**Activity**
Repeat only part of the entries. Start at the line that has "Use the extended Euclidean algorithm to find gcd(2859, 11365)" and keep going through the last line, exactly as given.
===============
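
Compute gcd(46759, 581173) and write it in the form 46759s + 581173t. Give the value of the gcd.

1

Repeated division:
581173 = 12·46759 + 20065
46759 = 2·20065 + 6629
20065 = 3·6629 + 178
6629 = 37·178 + 43
178 = 4·43 + 6
43 = 7·6 + 1
6 = 6·1 + 0
gcd(46759, 581173) = 1.
Express as a combination:
1 = 43 − 7·6
1 = −7·178 + 29·43
1 = 29·6629 − 1080·178
1 = −1080·20065 + 3269·6629
1 = 3269·46759 − 7618·20065
1 = −7618·581173 + 94685·46759
So 1 = (-7618)·581173 + (94685)·46759.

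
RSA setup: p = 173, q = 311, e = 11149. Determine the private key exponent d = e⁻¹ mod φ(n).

23109

φ(n) = (p−1)(q−1) = 172·310 = 53320.
Need d with 11149·d ≡ 1 (mod 53320). Apply the extended Euclidean algorithm:
53320 = 4·11149 + 8724
11149 = 1·8724 + 2425
8724 = 3·2425 + 1449
2425 = 1·1449 + 976
1449 = 1·976 + 473
976 = 2·473 + 30
473 = 15·30 + 23
30 = 1·23 + 7
23 = 3·7 + 2
7 = 3·2 + 1
2 = 2·1 + 0
Back-substitute:
1 = 7 − 3·2
1 = −3·23 + 10·7
1 = 10·30 − 13·23
1 = −13·473 + 205·30
1 = 205·976 − 423·473
1 = −423·1449 + 628·976
1 = 628·2425 − 1051·1449
1 = −1051·8724 + 3781·2425
1 = 3781·11149 − 4832·8724
1 = −4832·53320 + 23109·11149
So 11149·23109 ≡ 1 (mod 53320), hence d = 23109.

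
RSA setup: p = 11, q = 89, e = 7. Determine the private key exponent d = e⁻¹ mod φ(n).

φ(n) = (p−1)(q−1) = 10·88 = 880.
Need d with 7·d ≡ 1 (mod 880). Apply the extended Euclidean algorithm:
880 = 125×7 + 5
7 = 1×5 + 2
5 = 2×2 + 1
2 = 2×1 + 0
Back-substitute:
1 = 5 − 2·2
1 = −2·7 + 3·5
1 = 3·880 − 377·7
So 7·(-377) ≡ 1 (mod 880), hence d ≡ -377 ≡ 503 (mod 880).

503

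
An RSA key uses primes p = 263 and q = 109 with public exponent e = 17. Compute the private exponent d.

3329

φ(n) = (p−1)(q−1) = 262·108 = 28296.
Need d with 17·d ≡ 1 (mod 28296). Apply the extended Euclidean algorithm:
28296 = 1664*17 + 8
17 = 2*8 + 1
8 = 8*1 + 0
Back-substitute:
1 = 17 − 2·8
1 = −2·28296 + 3329·17
So 17·3329 ≡ 1 (mod 28296), hence d = 3329.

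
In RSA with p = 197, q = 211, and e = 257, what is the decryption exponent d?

33953

φ(n) = (p−1)(q−1) = 196·210 = 41160.
Need d with 257·d ≡ 1 (mod 41160). Apply the extended Euclidean algorithm:
41160 = 160·257 + 40
257 = 6·40 + 17
40 = 2·17 + 6
17 = 2·6 + 5
6 = 1·5 + 1
5 = 5·1 + 0
Back-substitute:
1 = 6 − 5
1 = −17 + 3·6
1 = 3·40 − 7·17
1 = −7·257 + 45·40
1 = 45·41160 − 7207·257
So 257·(-7207) ≡ 1 (mod 41160), hence d ≡ -7207 ≡ 33953 (mod 41160).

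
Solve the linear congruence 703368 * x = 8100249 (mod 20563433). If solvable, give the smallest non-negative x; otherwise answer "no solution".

First find gcd(703368, 20563433):
20563433 = 29·703368 + 165761
703368 = 4·165761 + 40324
165761 = 4·40324 + 4465
40324 = 9·4465 + 139
4465 = 32·139 + 17
139 = 8·17 + 3
17 = 5·3 + 2
3 = 1·2 + 1
2 = 2·1 + 0
gcd = 1, so a unique solution mod 20563433 exists.
Back-substitute for the Bézout coefficients:
1 = 3 − 2
1 = −17 + 6·3
1 = 6·139 − 49·17
1 = −49·4465 + 1574·139
1 = 1574·40324 − 14215·4465
1 = −14215·165761 + 58434·40324
1 = 58434·703368 − 247951·165761
1 = −247951·20563433 + 7249013·703368
So 703368·(7249013) ≡ 1 (mod 20563433), giving 703368⁻¹ ≡ 7249013.
x ≡ 703368⁻¹·8100249 ≡ 7249013·8100249 ≡ 9626469 (mod 20563433).

9626469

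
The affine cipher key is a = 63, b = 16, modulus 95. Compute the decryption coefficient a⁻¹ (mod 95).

92

Extended Euclidean algorithm:
95 = 1·63 + 32
63 = 1·32 + 31
32 = 1·31 + 1
31 = 31·1 + 0
The gcd is 1. Working backward:
1 = 32 − 31
1 = −63 + 2·32
1 = 2·95 − 3·63
Hence 63⁻¹ ≡ -3 ≡ 92 (mod 95).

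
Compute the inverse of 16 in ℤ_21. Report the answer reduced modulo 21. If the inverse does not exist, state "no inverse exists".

Apply the Euclidean algorithm to 21 and 16:
21 = 1×16 + 5
16 = 3×5 + 1
5 = 5×1 + 0
gcd = 1, so the inverse exists. Back-substitute:
1 = 16 − 3·5
1 = −3·21 + 4·16
So 16·4 ≡ 1 (mod 21).

4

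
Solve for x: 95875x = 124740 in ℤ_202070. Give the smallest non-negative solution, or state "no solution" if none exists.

First find gcd(95875, 202070):
202070 = 2·95875 + 10320
95875 = 9·10320 + 2995
10320 = 3·2995 + 1335
2995 = 2·1335 + 325
1335 = 4·325 + 35
325 = 9·35 + 10
35 = 3·10 + 5
10 = 2·5 + 0
gcd = 5 and 5 | 124740, so solutions exist. Divide through by 5: 19175x ≡ 24948 (mod 40414).
Now find 19175⁻¹ mod 40414:
40414 = 2·19175 + 2064
19175 = 9·2064 + 599
2064 = 3·599 + 267
599 = 2·267 + 65
267 = 4·65 + 7
65 = 9·7 + 2
7 = 3·2 + 1
2 = 2·1 + 0
Back-substitute:
1 = 7 − 3·2
1 = −3·65 + 28·7
1 = 28·267 − 115·65
1 = −115·599 + 258·267
1 = 258·2064 − 889·599
1 = −889·19175 + 8259·2064
1 = 8259·40414 − 17407·19175
So 19175·(-17407) ≡ 1 (mod 40414), i.e. 19175⁻¹ ≡ 23007.
Then x ≡ 23007·24948 ≡ 19008 (mod 40414); the smallest non-negative solution is x = 19008.

19008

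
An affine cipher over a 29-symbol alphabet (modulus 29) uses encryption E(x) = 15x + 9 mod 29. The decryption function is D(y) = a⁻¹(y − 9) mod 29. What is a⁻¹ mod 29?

Extended Euclidean algorithm:
29 = 1×15 + 14
15 = 1×14 + 1
14 = 14×1 + 0
The gcd is 1. Working backward:
1 = 15 − 14
1 = −29 + 2·15
So 15·2 ≡ 1 (mod 29).

2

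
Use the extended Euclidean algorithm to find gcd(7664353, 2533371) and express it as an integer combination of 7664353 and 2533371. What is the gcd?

1

Apply Euclid's algorithm to 7664353 and 2533371:
7664353 = 3×2533371 + 64240
2533371 = 39×64240 + 28011
64240 = 2×28011 + 8218
28011 = 3×8218 + 3357
8218 = 2×3357 + 1504
3357 = 2×1504 + 349
1504 = 4×349 + 108
349 = 3×108 + 25
108 = 4×25 + 8
25 = 3×8 + 1
8 = 8×1 + 0
gcd(7664353, 2533371) = 1.
Back-substituting:
1 = 25 − 3·8
1 = −3·108 + 13·25
1 = 13·349 − 42·108
1 = −42·1504 + 181·349
1 = 181·3357 − 404·1504
1 = −404·8218 + 989·3357
1 = 989·28011 − 3371·8218
1 = −3371·64240 + 7731·28011
1 = 7731·2533371 − 304880·64240
1 = −304880·7664353 + 922371·2533371
So 1 = (-304880)·7664353 + (922371)·2533371.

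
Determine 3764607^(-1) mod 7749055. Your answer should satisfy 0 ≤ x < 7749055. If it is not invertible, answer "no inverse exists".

4218993

Run Euclid on (7749055, 3764607):
7749055 = 2*3764607 + 219841
3764607 = 17*219841 + 27310
219841 = 8*27310 + 1361
27310 = 20*1361 + 90
1361 = 15*90 + 11
90 = 8*11 + 2
11 = 5*2 + 1
2 = 2*1 + 0
gcd = 1, so the inverse exists. Back-substitute:
1 = 11 − 5·2
1 = −5·90 + 41·11
1 = 41·1361 − 620·90
1 = −620·27310 + 12441·1361
1 = 12441·219841 − 100148·27310
1 = −100148·3764607 + 1714957·219841
1 = 1714957·7749055 − 3530062·3764607
Hence 3764607⁻¹ ≡ -3530062 ≡ 4218993 (mod 7749055).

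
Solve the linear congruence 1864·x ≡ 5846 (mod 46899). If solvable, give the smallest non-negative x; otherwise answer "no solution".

43430

First find gcd(1864, 46899):
46899 = 25·1864 + 299
1864 = 6·299 + 70
299 = 4·70 + 19
70 = 3·19 + 13
19 = 1·13 + 6
13 = 2·6 + 1
6 = 6·1 + 0
gcd = 1, so a unique solution mod 46899 exists.
Back-substitute for the Bézout coefficients:
1 = 13 − 2·6
1 = −2·19 + 3·13
1 = 3·70 − 11·19
1 = −11·299 + 47·70
1 = 47·1864 − 293·299
1 = −293·46899 + 7372·1864
So 1864·(7372) ≡ 1 (mod 46899), giving 1864⁻¹ ≡ 7372.
x ≡ 1864⁻¹·5846 ≡ 7372·5846 ≡ 43430 (mod 46899).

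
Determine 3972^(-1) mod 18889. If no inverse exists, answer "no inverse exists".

12664

Extended Euclidean algorithm:
18889 = 4×3972 + 3001
3972 = 1×3001 + 971
3001 = 3×971 + 88
971 = 11×88 + 3
88 = 29×3 + 1
3 = 3×1 + 0
Since gcd(3972, 18889) = 1, back-substitute to write 1 as a combination:
1 = 88 − 29·3
1 = −29·971 + 320·88
1 = 320·3001 − 989·971
1 = −989·3972 + 1309·3001
1 = 1309·18889 − 6225·3972
So 3972·(-6225) ≡ 1 (mod 18889), and -6225 ≡ 12664 (mod 18889).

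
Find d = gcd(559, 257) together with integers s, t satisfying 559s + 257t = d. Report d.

1

Repeated division:
559 = 2×257 + 45
257 = 5×45 + 32
45 = 1×32 + 13
32 = 2×13 + 6
13 = 2×6 + 1
6 = 6×1 + 0
gcd(559, 257) = 1.
Express as a combination:
1 = 13 − 2·6
1 = −2·32 + 5·13
1 = 5·45 − 7·32
1 = −7·257 + 40·45
1 = 40·559 − 87·257
So 1 = (40)·559 + (-87)·257.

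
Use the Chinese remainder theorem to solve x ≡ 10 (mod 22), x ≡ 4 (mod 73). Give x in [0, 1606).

Write x = 10 + 22·k. Then 22·k ≡ 4 − 10 ≡ 67 (mod 73).
Need 22⁻¹ mod 73. Extended Euclid on (73, 22):
73 = 3×22 + 7
22 = 3×7 + 1
7 = 7×1 + 0
Back-substitute:
1 = 22 − 3·7
1 = −3·73 + 10·22
22⁻¹ ≡ 10 (mod 73), so k ≡ 10·67 ≡ 13 (mod 73).
x = 10 + 22·13 = 296.

296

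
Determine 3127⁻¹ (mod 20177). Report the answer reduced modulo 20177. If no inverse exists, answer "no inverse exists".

gcd(20177, 3127) by repeated division:
20177 = 6×3127 + 1415
3127 = 2×1415 + 297
1415 = 4×297 + 227
297 = 1×227 + 70
227 = 3×70 + 17
70 = 4×17 + 2
17 = 8×2 + 1
2 = 2×1 + 0
gcd = 1, so the inverse exists. Back-substitute:
1 = 17 − 8·2
1 = −8·70 + 33·17
1 = 33·227 − 107·70
1 = −107·297 + 140·227
1 = 140·1415 − 667·297
1 = −667·3127 + 1474·1415
1 = 1474·20177 − 9511·3127
Thus 3127·(-9511) ≡ 1 (mod 20177); reducing, -9511 mod 20177 = 10666.

10666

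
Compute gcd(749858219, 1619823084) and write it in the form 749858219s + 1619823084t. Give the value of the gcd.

11

Apply Euclid's algorithm to 1619823084 and 749858219:
1619823084 = 2·749858219 + 120106646
749858219 = 6·120106646 + 29218343
120106646 = 4·29218343 + 3233274
29218343 = 9·3233274 + 118877
3233274 = 27·118877 + 23595
118877 = 5·23595 + 902
23595 = 26·902 + 143
902 = 6·143 + 44
143 = 3·44 + 11
44 = 4·11 + 0
gcd(749858219, 1619823084) = 11.
Express as a combination:
11 = 143 − 3·44
11 = −3·902 + 19·143
11 = 19·23595 − 497·902
11 = −497·118877 + 2504·23595
11 = 2504·3233274 − 68105·118877
11 = −68105·29218343 + 615449·3233274
11 = 615449·120106646 − 2529901·29218343
11 = −2529901·749858219 + 15794855·120106646
11 = 15794855·1619823084 − 34119611·749858219
So 11 = (15794855)·1619823084 + (-34119611)·749858219.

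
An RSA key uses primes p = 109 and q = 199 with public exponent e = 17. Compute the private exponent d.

11321

φ(n) = (p−1)(q−1) = 108·198 = 21384.
Need d with 17·d ≡ 1 (mod 21384). Apply the extended Euclidean algorithm:
21384 = 1257*17 + 15
17 = 1*15 + 2
15 = 7*2 + 1
2 = 2*1 + 0
Back-substitute:
1 = 15 − 7·2
1 = −7·17 + 8·15
1 = 8·21384 − 10063·17
So 17·(-10063) ≡ 1 (mod 21384), hence d ≡ -10063 ≡ 11321 (mod 21384).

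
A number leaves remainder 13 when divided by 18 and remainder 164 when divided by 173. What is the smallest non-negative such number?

Write x = 13 + 18·k. Then 18·k ≡ 164 − 13 ≡ 151 (mod 173).
Need 18⁻¹ mod 173. Extended Euclid on (173, 18):
173 = 9×18 + 11
18 = 1×11 + 7
11 = 1×7 + 4
7 = 1×4 + 3
4 = 1×3 + 1
3 = 3×1 + 0
Back-substitute:
1 = 4 − 3
1 = −7 + 2·4
1 = 2·11 − 3·7
1 = −3·18 + 5·11
1 = 5·173 − 48·18
18⁻¹ ≡ 125 (mod 173), so k ≡ 125·151 ≡ 18 (mod 173).
x = 13 + 18·18 = 337.

337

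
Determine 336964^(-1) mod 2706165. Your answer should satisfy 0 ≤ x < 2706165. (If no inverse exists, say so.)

Run Euclid on (2706165, 336964):
2706165 = 8×336964 + 10453
336964 = 32×10453 + 2468
10453 = 4×2468 + 581
2468 = 4×581 + 144
581 = 4×144 + 5
144 = 28×5 + 4
5 = 1×4 + 1
4 = 4×1 + 0
Since gcd(336964, 2706165) = 1, back-substitute to write 1 as a combination:
1 = 5 − 4
1 = −144 + 29·5
1 = 29·581 − 117·144
1 = −117·2468 + 497·581
1 = 497·10453 − 2105·2468
1 = −2105·336964 + 67857·10453
1 = 67857·2706165 − 544961·336964
Hence 336964⁻¹ ≡ -544961 ≡ 2161204 (mod 2706165).

2161204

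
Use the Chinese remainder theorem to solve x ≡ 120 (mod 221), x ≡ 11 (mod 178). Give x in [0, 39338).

Write x = 120 + 221·k. Then 221·k ≡ 11 − 120 ≡ 69 (mod 178).
Need 221⁻¹ mod 178. Extended Euclid on (178, 43):
178 = 4*43 + 6
43 = 7*6 + 1
6 = 6*1 + 0
Back-substitute:
1 = 43 − 7·6
1 = −7·178 + 29·43
221⁻¹ ≡ 29 (mod 178), so k ≡ 29·69 ≡ 43 (mod 178).
x = 120 + 221·43 = 9623.

9623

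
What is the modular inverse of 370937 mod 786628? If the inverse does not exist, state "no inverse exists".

40901

Run Euclid on (786628, 370937):
786628 = 2×370937 + 44754
370937 = 8×44754 + 12905
44754 = 3×12905 + 6039
12905 = 2×6039 + 827
6039 = 7×827 + 250
827 = 3×250 + 77
250 = 3×77 + 19
77 = 4×19 + 1
19 = 19×1 + 0
Since gcd(370937, 786628) = 1, back-substitute to write 1 as a combination:
1 = 77 − 4·19
1 = −4·250 + 13·77
1 = 13·827 − 43·250
1 = −43·6039 + 314·827
1 = 314·12905 − 671·6039
1 = −671·44754 + 2327·12905
1 = 2327·370937 − 19287·44754
1 = −19287·786628 + 40901·370937
So 370937·40901 ≡ 1 (mod 786628).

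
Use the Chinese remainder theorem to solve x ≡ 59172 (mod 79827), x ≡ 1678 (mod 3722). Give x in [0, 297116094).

73500012

Write x = 59172 + 79827·k. Then 79827·k ≡ 1678 − 59172 ≡ 2058 (mod 3722).
Need 79827⁻¹ mod 3722. Extended Euclid on (3722, 1665):
3722 = 2×1665 + 392
1665 = 4×392 + 97
392 = 4×97 + 4
97 = 24×4 + 1
4 = 4×1 + 0
Back-substitute:
1 = 97 − 24·4
1 = −24·392 + 97·97
1 = 97·1665 − 412·392
1 = −412·3722 + 921·1665
79827⁻¹ ≡ 921 (mod 3722), so k ≡ 921·2058 ≡ 920 (mod 3722).
x = 59172 + 79827·920 = 73500012.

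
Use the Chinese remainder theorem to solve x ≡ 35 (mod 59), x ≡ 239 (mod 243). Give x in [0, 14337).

Write x = 35 + 59·k. Then 59·k ≡ 239 − 35 ≡ 204 (mod 243).
Need 59⁻¹ mod 243. Extended Euclid on (243, 59):
243 = 4×59 + 7
59 = 8×7 + 3
7 = 2×3 + 1
3 = 3×1 + 0
Back-substitute:
1 = 7 − 2·3
1 = −2·59 + 17·7
1 = 17·243 − 70·59
59⁻¹ ≡ 173 (mod 243), so k ≡ 173·204 ≡ 57 (mod 243).
x = 35 + 59·57 = 3398.

3398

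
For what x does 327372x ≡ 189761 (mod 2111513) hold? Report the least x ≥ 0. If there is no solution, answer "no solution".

146742

First find gcd(327372, 2111513):
2111513 = 6×327372 + 147281
327372 = 2×147281 + 32810
147281 = 4×32810 + 16041
32810 = 2×16041 + 728
16041 = 22×728 + 25
728 = 29×25 + 3
25 = 8×3 + 1
3 = 3×1 + 0
gcd = 1, so a unique solution mod 2111513 exists.
Back-substitute for the Bézout coefficients:
1 = 25 − 8·3
1 = −8·728 + 233·25
1 = 233·16041 − 5134·728
1 = −5134·32810 + 10501·16041
1 = 10501·147281 − 47138·32810
1 = −47138·327372 + 104777·147281
1 = 104777·2111513 − 675800·327372
So 327372·(-675800) ≡ 1 (mod 2111513), giving 327372⁻¹ ≡ 1435713.
x ≡ 327372⁻¹·189761 ≡ 1435713·189761 ≡ 146742 (mod 2111513).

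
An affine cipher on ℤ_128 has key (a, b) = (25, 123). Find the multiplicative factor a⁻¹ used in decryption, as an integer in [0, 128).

41

Run Euclid on (128, 25):
128 = 5*25 + 3
25 = 8*3 + 1
3 = 3*1 + 0
Since gcd(25, 128) = 1, back-substitute to write 1 as a combination:
1 = 25 − 8·3
1 = −8·128 + 41·25
So 25·41 ≡ 1 (mod 128).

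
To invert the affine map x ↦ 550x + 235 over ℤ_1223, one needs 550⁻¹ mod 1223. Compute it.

696

Apply the Euclidean algorithm to 1223 and 550:
1223 = 2*550 + 123
550 = 4*123 + 58
123 = 2*58 + 7
58 = 8*7 + 2
7 = 3*2 + 1
2 = 2*1 + 0
The gcd is 1. Working backward:
1 = 7 − 3·2
1 = −3·58 + 25·7
1 = 25·123 − 53·58
1 = −53·550 + 237·123
1 = 237·1223 − 527·550
So 550·(-527) ≡ 1 (mod 1223), and -527 ≡ 696 (mod 1223).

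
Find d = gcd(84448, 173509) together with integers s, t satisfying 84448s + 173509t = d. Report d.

7

Euclidean algorithm:
173509 = 2*84448 + 4613
84448 = 18*4613 + 1414
4613 = 3*1414 + 371
1414 = 3*371 + 301
371 = 1*301 + 70
301 = 4*70 + 21
70 = 3*21 + 7
21 = 3*7 + 0
gcd(84448, 173509) = 7.
Back-substituting:
7 = 70 − 3·21
7 = −3·301 + 13·70
7 = 13·371 − 16·301
7 = −16·1414 + 61·371
7 = 61·4613 − 199·1414
7 = −199·84448 + 3643·4613
7 = 3643·173509 − 7485·84448
So 7 = (3643)·173509 + (-7485)·84448.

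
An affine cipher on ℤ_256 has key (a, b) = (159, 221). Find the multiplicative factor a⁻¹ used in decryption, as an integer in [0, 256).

95

gcd(256, 159) by repeated division:
256 = 1*159 + 97
159 = 1*97 + 62
97 = 1*62 + 35
62 = 1*35 + 27
35 = 1*27 + 8
27 = 3*8 + 3
8 = 2*3 + 2
3 = 1*2 + 1
2 = 2*1 + 0
Since gcd(159, 256) = 1, back-substitute to write 1 as a combination:
1 = 3 − 2
1 = −8 + 3·3
1 = 3·27 − 10·8
1 = −10·35 + 13·27
1 = 13·62 − 23·35
1 = −23·97 + 36·62
1 = 36·159 − 59·97
1 = −59·256 + 95·159
So 159·95 ≡ 1 (mod 256).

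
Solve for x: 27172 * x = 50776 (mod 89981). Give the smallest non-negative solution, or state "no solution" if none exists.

38972

First find gcd(27172, 89981):
89981 = 3·27172 + 8465
27172 = 3·8465 + 1777
8465 = 4·1777 + 1357
1777 = 1·1357 + 420
1357 = 3·420 + 97
420 = 4·97 + 32
97 = 3·32 + 1
32 = 32·1 + 0
gcd = 1, so a unique solution mod 89981 exists.
Back-substitute for the Bézout coefficients:
1 = 97 − 3·32
1 = −3·420 + 13·97
1 = 13·1357 − 42·420
1 = −42·1777 + 55·1357
1 = 55·8465 − 262·1777
1 = −262·27172 + 841·8465
1 = 841·89981 − 2785·27172
So 27172·(-2785) ≡ 1 (mod 89981), giving 27172⁻¹ ≡ 87196.
x ≡ 27172⁻¹·50776 ≡ 87196·50776 ≡ 38972 (mod 89981).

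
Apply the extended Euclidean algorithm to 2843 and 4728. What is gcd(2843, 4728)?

1

Apply Euclid's algorithm to 4728 and 2843:
4728 = 1·2843 + 1885
2843 = 1·1885 + 958
1885 = 1·958 + 927
958 = 1·927 + 31
927 = 29·31 + 28
31 = 1·28 + 3
28 = 9·3 + 1
3 = 3·1 + 0
gcd(2843, 4728) = 1.
Working backward:
1 = 28 − 9·3
1 = −9·31 + 10·28
1 = 10·927 − 299·31
1 = −299·958 + 309·927
1 = 309·1885 − 608·958
1 = −608·2843 + 917·1885
1 = 917·4728 − 1525·2843
So 1 = (917)·4728 + (-1525)·2843.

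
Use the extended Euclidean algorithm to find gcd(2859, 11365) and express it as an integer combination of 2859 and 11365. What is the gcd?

1

Repeated division:
11365 = 3*2859 + 2788
2859 = 1*2788 + 71
2788 = 39*71 + 19
71 = 3*19 + 14
19 = 1*14 + 5
14 = 2*5 + 4
5 = 1*4 + 1
4 = 4*1 + 0
gcd(2859, 11365) = 1.
Express as a combination:
1 = 5 − 4
1 = −14 + 3·5
1 = 3·19 − 4·14
1 = −4·71 + 15·19
1 = 15·2788 − 589·71
1 = −589·2859 + 604·2788
1 = 604·11365 − 2401·2859
So 1 = (604)·11365 + (-2401)·2859.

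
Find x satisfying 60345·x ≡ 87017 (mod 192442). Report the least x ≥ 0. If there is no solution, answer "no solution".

First find gcd(60345, 192442):
192442 = 3×60345 + 11407
60345 = 5×11407 + 3310
11407 = 3×3310 + 1477
3310 = 2×1477 + 356
1477 = 4×356 + 53
356 = 6×53 + 38
53 = 1×38 + 15
38 = 2×15 + 8
15 = 1×8 + 7
8 = 1×7 + 1
7 = 7×1 + 0
gcd = 1, so a unique solution mod 192442 exists.
Back-substitute for the Bézout coefficients:
1 = 8 − 7
1 = −15 + 2·8
1 = 2·38 − 5·15
1 = −5·53 + 7·38
1 = 7·356 − 47·53
1 = −47·1477 + 195·356
1 = 195·3310 − 437·1477
1 = −437·11407 + 1506·3310
1 = 1506·60345 − 7967·11407
1 = −7967·192442 + 25407·60345
So 60345·(25407) ≡ 1 (mod 192442), giving 60345⁻¹ ≡ 25407.
x ≡ 60345⁻¹·87017 ≡ 25407·87017 ≡ 67223 (mod 192442).

67223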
===============
**Exercise result**
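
Use the extended Euclidean algorithm to find gcd(2859, 11365) and express it as an integer combination of 2859 and 11365. What is the gcd?

1

Repeated division:
11365 = 3*2859 + 2788
2859 = 1*2788 + 71
2788 = 39*71 + 19
71 = 3*19 + 14
19 = 1*14 + 5
14 = 2*5 + 4
5 = 1*4 + 1
4 = 4*1 + 0
gcd(2859, 11365) = 1.
Express as a combination:
1 = 5 − 4
1 = −14 + 3·5
1 = 3·19 − 4·14
1 = −4·71 + 15·19
1 = 15·2788 − 589·71
1 = −589·2859 + 604·2788
1 = 604·11365 − 2401·2859
So 1 = (604)·11365 + (-2401)·2859.

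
Find x satisfying 60345·x ≡ 87017 (mod 192442). Report the least x ≥ 0. If there is no solution, answer "no solution".

First find gcd(60345, 192442):
192442 = 3×60345 + 11407
60345 = 5×11407 + 3310
11407 = 3×3310 + 1477
3310 = 2×1477 + 356
1477 = 4×356 + 53
356 = 6×53 + 38
53 = 1×38 + 15
38 = 2×15 + 8
15 = 1×8 + 7
8 = 1×7 + 1
7 = 7×1 + 0
gcd = 1, so a unique solution mod 192442 exists.
Back-substitute for the Bézout coefficients:
1 = 8 − 7
1 = −15 + 2·8
1 = 2·38 − 5·15
1 = −5·53 + 7·38
1 = 7·356 − 47·53
1 = −47·1477 + 195·356
1 = 195·3310 − 437·1477
1 = −437·11407 + 1506·3310
1 = 1506·60345 − 7967·11407
1 = −7967·192442 + 25407·60345
So 60345·(25407) ≡ 1 (mod 192442), giving 60345⁻¹ ≡ 25407.
x ≡ 60345⁻¹·87017 ≡ 25407·87017 ≡ 67223 (mod 192442).

67223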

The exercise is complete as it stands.